Task to carry out ->
The answer must be an exact copy of every entry.

Entries provided ->
-*-

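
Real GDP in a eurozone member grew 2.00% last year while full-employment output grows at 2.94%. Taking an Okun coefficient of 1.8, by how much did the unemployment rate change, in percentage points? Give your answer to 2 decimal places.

Growth-rate Okun's law: g_Y = g_Y* - β × Δu, so Δu = (g_Y* - g_Y)/β.
Δu = (2.94 - 2)/1.8 = 0.94/1.8 = 0.52 percentage points.

0.52 percentage points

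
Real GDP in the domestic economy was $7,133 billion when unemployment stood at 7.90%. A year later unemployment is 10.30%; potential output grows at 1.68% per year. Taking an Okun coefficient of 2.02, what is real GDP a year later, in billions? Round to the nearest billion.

Δu = 10.3 - 7.9 = 2.4 points.
Okun's law (growth form): g_Y = g_Y* - β × Δu = 1.68 - 2.02 × (2.40) = 1.68 - 4.848 = -3.168%.
Real GDP in the next year = 7133 × (1 - 3.168/100) = 7133 × 0.96832 ≈ 6907 billion.

$6,907 billion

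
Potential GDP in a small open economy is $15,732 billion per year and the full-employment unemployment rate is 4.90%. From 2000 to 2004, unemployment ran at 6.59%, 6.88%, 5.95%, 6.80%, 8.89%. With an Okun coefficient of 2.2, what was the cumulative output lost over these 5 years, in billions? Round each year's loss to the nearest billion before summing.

$3,672 billion

Year 2000: gap = -2.2 × (6.59 - 4.9) = -3.718%, loss ≈ 15732 × 3.718/100 ≈ 585.
Year 2001: gap = -2.2 × (6.88 - 4.9) = -4.356%, loss ≈ 15732 × 4.356/100 ≈ 685.
Year 2002: gap = -2.2 × (5.95 - 4.9) = -2.31%, loss ≈ 15732 × 2.31/100 ≈ 363.
Year 2003: gap = -2.2 × (6.8 - 4.9) = -4.18%, loss ≈ 15732 × 4.18/100 ≈ 658.
Year 2004: gap = -2.2 × (8.89 - 4.9) = -8.778%, loss ≈ 15732 × 8.778/100 ≈ 1381.
Total lost output = 585 + 685 + 363 + 658 + 1381 = 3672 billion.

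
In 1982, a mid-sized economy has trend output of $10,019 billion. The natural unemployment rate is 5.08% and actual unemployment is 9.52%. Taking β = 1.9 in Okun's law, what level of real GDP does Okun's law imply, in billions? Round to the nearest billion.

$9,174 billion

Unemployment gap = 9.52 - 5.08 = 4.44 points, so the output gap is -1.9 × 4.44 = -8.436%.
Actual GDP = 10019 × (1 - 8.436/100) = 10019 × 0.91564 ≈ 9174 billion.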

-*-

Answer to this exercise ->
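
Real GDP in a eurozone member grew 2.00% last year while full-employment output grows at 2.94%. Taking an Okun coefficient of 1.8, by how much did the unemployment rate change, in percentage points? Give your answer to 2 decimal places.

Growth-rate Okun's law: g_Y = g_Y* - β × Δu, so Δu = (g_Y* - g_Y)/β.
Δu = (2.94 - 2)/1.8 = 0.94/1.8 = 0.52 percentage points.

0.52 percentage points

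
Real GDP in the domestic economy was $7,133 billion when unemployment stood at 7.90%. A year later unemployment is 10.30%; potential output grows at 1.68% per year. Taking an Okun coefficient of 2.02, what is real GDP a year later, in billions? Round to the nearest billion.

Δu = 10.3 - 7.9 = 2.4 points.
Okun's law (growth form): g_Y = g_Y* - β × Δu = 1.68 - 2.02 × (2.40) = 1.68 - 4.848 = -3.168%.
Real GDP in the next year = 7133 × (1 - 3.168/100) = 7133 × 0.96832 ≈ 6907 billion.

$6,907 billion

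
Potential GDP in a small open economy is $15,732 billion per year and the full-employment unemployment rate is 4.90%. From 2000 to 2004, unemployment ran at 6.59%, 6.88%, 5.95%, 6.80%, 8.89%. With an Okun coefficient of 2.2, what was the cumulative output lost over these 5 years, in billions? Round each year's loss to the nearest billion before summing.

$3,672 billion

Year 2000: gap = -2.2 × (6.59 - 4.9) = -3.718%, loss ≈ 15732 × 3.718/100 ≈ 585.
Year 2001: gap = -2.2 × (6.88 - 4.9) = -4.356%, loss ≈ 15732 × 4.356/100 ≈ 685.
Year 2002: gap = -2.2 × (5.95 - 4.9) = -2.31%, loss ≈ 15732 × 2.31/100 ≈ 363.
Year 2003: gap = -2.2 × (6.8 - 4.9) = -4.18%, loss ≈ 15732 × 4.18/100 ≈ 658.
Year 2004: gap = -2.2 × (8.89 - 4.9) = -8.778%, loss ≈ 15732 × 8.778/100 ≈ 1381.
Total lost output = 585 + 685 + 363 + 658 + 1381 = 3672 billion.

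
In 1982, a mid-sized economy has trend output of $10,019 billion. The natural unemployment rate is 5.08% and actual unemployment is 9.52%. Taking β = 1.9 in Okun's law, what level of real GDP does Okun's law imply, in billions? Round to the nearest billion.

$9,174 billion

Unemployment gap = 9.52 - 5.08 = 4.44 points, so the output gap is -1.9 × 4.44 = -8.436%.
Actual GDP = 10019 × (1 - 8.436/100) = 10019 × 0.91564 ≈ 9174 billion.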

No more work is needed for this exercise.